### [BRIEF]
Write out the line that contains "Convert the ISO week date 2325-W34-4", then every following line to the end of the records below, with no other lines and no changes.

Stored entries:
________________

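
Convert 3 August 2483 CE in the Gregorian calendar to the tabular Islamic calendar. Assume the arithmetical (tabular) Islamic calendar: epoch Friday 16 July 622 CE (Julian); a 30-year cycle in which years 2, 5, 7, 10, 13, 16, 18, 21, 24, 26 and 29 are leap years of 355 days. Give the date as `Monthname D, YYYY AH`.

Julian Day Number of the source date = 2628172.
Converting JDN 2628172 to the tabular Islamic calendar gives 28 Safar 1919 AH.

Safar 28, 1919 AH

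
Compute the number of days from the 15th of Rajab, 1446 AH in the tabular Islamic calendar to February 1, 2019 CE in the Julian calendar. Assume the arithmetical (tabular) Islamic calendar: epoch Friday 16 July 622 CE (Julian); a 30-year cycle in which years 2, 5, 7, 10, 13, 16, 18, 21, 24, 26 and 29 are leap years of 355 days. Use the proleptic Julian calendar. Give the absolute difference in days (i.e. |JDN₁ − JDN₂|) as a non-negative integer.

2162

JDN of the first date = 2460691.
JDN of the second date = 2458529.
|2458529 − 2460691| = 2162.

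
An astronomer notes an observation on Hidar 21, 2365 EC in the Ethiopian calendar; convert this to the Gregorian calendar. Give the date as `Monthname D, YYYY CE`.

Julian Day Number of the source date = 2587752.
Converting JDN 2587752 to the Gregorian calendar gives 3 December 2372 CE.

December 3, 2372 CE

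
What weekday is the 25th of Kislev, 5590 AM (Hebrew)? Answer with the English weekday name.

Equivalently 21 December 1829 Gregorian, JDN 2389443.
2389443 ≡ 0 (mod 7); counting from Monday = 0 gives Monday.

Monday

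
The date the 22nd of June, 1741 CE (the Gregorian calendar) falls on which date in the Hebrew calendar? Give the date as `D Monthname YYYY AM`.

Julian Day Number of the source date = 2357120.
Converting JDN 2357120 to the Hebrew calendar gives 8 Tammuz 5501 AM.

8 Tammuz 5501 AM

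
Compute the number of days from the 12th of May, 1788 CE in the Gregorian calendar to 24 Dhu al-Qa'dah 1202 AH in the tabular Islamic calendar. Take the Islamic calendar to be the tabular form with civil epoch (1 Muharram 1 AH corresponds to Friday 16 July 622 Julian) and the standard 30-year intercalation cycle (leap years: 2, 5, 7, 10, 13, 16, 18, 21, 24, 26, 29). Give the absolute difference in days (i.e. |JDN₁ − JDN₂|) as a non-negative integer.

JDN of the first date = 2374246.
JDN of the second date = 2374352.
|2374352 − 2374246| = 106.

106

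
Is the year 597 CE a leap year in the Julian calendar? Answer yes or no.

no

597 mod 4 = 1, so it is a common year in the Julian calendar.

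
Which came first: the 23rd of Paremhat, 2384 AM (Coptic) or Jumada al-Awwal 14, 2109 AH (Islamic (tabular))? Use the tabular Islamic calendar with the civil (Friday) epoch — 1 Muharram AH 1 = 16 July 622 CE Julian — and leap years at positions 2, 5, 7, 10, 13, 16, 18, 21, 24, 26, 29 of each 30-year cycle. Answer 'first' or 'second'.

Converting both to JDN: 2695623 vs 2695576; the smaller is the second.

second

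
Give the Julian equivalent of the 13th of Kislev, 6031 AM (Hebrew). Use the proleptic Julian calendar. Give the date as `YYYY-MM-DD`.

Both dates share Julian Day Number 2550491; in the Julian calendar that is 12 November 2270 CE.

2270-11-12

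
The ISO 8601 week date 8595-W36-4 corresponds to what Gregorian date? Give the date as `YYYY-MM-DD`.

ISO week 1 of 8595 is the week containing the first Thursday of 8595.
Week 36, day 4 (Thursday) lands on 8595-09-03.

8595-09-03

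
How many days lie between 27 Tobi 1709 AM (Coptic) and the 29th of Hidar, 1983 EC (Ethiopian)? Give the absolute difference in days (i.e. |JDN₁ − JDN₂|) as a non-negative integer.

JDN of the first date = 2449023.
JDN of the second date = 2448234.
|2448234 − 2449023| = 789.

789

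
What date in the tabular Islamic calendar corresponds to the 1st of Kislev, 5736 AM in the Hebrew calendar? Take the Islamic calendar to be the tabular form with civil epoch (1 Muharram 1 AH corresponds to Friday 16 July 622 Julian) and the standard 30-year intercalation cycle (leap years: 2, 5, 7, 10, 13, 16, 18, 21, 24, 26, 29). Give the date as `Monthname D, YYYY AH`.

Julian Day Number of the source date = 2442722.
Converting JDN 2442722 to the tabular Islamic calendar gives 1 Dhu al-Qa'dah 1395 AH.

Dhu al-Qa'dah 1, 1395 AH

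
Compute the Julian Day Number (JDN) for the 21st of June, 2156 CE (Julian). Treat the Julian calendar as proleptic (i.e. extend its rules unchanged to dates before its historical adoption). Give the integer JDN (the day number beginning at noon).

Equivalently 5 July 2156 (Gregorian).
JDN 2299161 is 15 October 1582 CE (Gregorian); the target day is +209548 days from there, so JDN = 2508709.

2508709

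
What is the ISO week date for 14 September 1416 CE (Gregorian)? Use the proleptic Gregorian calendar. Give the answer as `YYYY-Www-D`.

The weekday is Saturday (ISO weekday 6).
That Saturday belongs to ISO week 37 of ISO year 1416.

1416-W37-6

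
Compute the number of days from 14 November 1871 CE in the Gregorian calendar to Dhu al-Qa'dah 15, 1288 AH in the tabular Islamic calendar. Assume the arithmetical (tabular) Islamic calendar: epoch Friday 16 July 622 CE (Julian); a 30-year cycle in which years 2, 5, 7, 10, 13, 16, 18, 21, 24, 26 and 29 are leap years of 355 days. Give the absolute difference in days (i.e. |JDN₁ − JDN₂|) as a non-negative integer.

73

JDN of the first date = 2404746.
JDN of the second date = 2404819.
|2404819 − 2404746| = 73.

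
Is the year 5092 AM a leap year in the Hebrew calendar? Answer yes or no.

yes

Hebrew year 5092 is year 19 of its 19-year Metonic cycle; leap years are at positions 3, 6, 8, 11, 14, 17, 19, so it is a leap year (13 months).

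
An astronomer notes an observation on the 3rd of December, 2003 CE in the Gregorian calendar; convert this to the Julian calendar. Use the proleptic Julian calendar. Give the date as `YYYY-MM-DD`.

For dates in this range the Gregorian date is 13 days ahead of the Julian.
3 December 2003 Gregorian − 13 days → 20 November 2003 Julian.

2003-11-20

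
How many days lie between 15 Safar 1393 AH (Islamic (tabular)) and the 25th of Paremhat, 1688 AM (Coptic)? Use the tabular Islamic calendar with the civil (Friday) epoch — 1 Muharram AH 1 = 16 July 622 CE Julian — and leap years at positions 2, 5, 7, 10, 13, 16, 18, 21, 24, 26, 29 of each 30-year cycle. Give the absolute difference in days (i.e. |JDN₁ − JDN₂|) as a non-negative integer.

351

First date → JDN 2441762; second date → JDN 2441411.
The interval is |2441762 − 2441411| = 351 days.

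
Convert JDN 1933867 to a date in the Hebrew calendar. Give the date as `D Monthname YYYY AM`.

18 Elul 4342 AM

The proleptic Gregorian equivalent of JDN 1933867 is 24 August 582.
In the Hebrew calendar that day is 18 Elul 4342 AM.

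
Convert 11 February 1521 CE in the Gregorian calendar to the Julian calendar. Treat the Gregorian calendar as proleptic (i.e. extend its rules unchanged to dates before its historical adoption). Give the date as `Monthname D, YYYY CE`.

February 1, 1521 CE

At this point the Julian calendar is 10 days behind the Gregorian.
11 February 1521 Gregorian − 10 days → 1 February 1521 Julian.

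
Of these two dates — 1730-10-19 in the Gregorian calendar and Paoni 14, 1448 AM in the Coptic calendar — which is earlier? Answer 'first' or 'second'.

Converting both to JDN: 2353221 vs 2353830; the smaller is the first.

first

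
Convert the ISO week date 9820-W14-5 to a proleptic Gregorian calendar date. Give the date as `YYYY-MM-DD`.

9820-04-07

ISO week 1 of 9820 is the week containing the first Thursday of 9820.
Week 14, day 5 (Friday) lands on 9820-04-07.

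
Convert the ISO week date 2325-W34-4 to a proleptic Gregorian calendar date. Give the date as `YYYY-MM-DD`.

ISO week 1 of 2325 is the week containing the first Thursday of 2325.
Week 34, day 4 (Thursday) lands on 2325-08-20.

2325-08-20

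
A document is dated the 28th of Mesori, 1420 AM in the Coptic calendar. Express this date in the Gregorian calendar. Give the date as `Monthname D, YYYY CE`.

September 1, 1704 CE

Both dates share Julian Day Number 2343677; in the Gregorian calendar that is 1 September 1704 CE.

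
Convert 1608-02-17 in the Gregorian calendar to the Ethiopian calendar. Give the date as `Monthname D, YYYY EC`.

Julian Day Number of the source date = 2308417.
Converting JDN 2308417 to the Ethiopian calendar gives 12 Yekatit 1600 EC.

Yekatit 12, 1600 EC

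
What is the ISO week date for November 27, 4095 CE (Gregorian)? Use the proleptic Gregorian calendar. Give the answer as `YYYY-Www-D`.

4095-W47-7

The weekday is Sunday (ISO weekday 7).
That Sunday belongs to ISO week 47 of ISO year 4095.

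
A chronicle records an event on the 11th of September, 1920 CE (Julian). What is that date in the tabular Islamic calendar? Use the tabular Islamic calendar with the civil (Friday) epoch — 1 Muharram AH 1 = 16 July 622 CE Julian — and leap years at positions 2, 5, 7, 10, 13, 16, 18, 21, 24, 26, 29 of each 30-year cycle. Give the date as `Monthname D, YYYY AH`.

Muharram 10, 1339 AH

Both dates share Julian Day Number 2422592; in the tabular Islamic calendar that is 10 Muharram 1339 AH.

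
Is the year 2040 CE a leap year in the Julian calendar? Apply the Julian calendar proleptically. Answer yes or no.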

________________

### [EXERCISE SOLUTION]
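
Convert the ISO week date 2325-W34-4 to a proleptic Gregorian calendar date. Give the date as `YYYY-MM-DD`.

ISO week 1 of 2325 is the week containing the first Thursday of 2325.
Week 34, day 4 (Thursday) lands on 2325-08-20.

2325-08-20

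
A document is dated the 28th of Mesori, 1420 AM in the Coptic calendar. Express this date in the Gregorian calendar. Give the date as `Monthname D, YYYY CE`.

September 1, 1704 CE

Both dates share Julian Day Number 2343677; in the Gregorian calendar that is 1 September 1704 CE.

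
Convert 1608-02-17 in the Gregorian calendar to the Ethiopian calendar. Give the date as `Monthname D, YYYY EC`.

Julian Day Number of the source date = 2308417.
Converting JDN 2308417 to the Ethiopian calendar gives 12 Yekatit 1600 EC.

Yekatit 12, 1600 EC

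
What is the ISO week date for November 27, 4095 CE (Gregorian)? Use the proleptic Gregorian calendar. Give the answer as `YYYY-Www-D`.

4095-W47-7

The weekday is Sunday (ISO weekday 7).
That Sunday belongs to ISO week 47 of ISO year 4095.

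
A chronicle records an event on the 11th of September, 1920 CE (Julian). What is that date in the tabular Islamic calendar? Use the tabular Islamic calendar with the civil (Friday) epoch — 1 Muharram AH 1 = 16 July 622 CE Julian — and leap years at positions 2, 5, 7, 10, 13, 16, 18, 21, 24, 26, 29 of each 30-year cycle. Give the date as `Monthname D, YYYY AH`.

Muharram 10, 1339 AH

Both dates share Julian Day Number 2422592; in the tabular Islamic calendar that is 10 Muharram 1339 AH.

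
Is the year 2040 CE a leap year in the Julian calendar? Apply the Julian calendar proleptically. Answer yes or no.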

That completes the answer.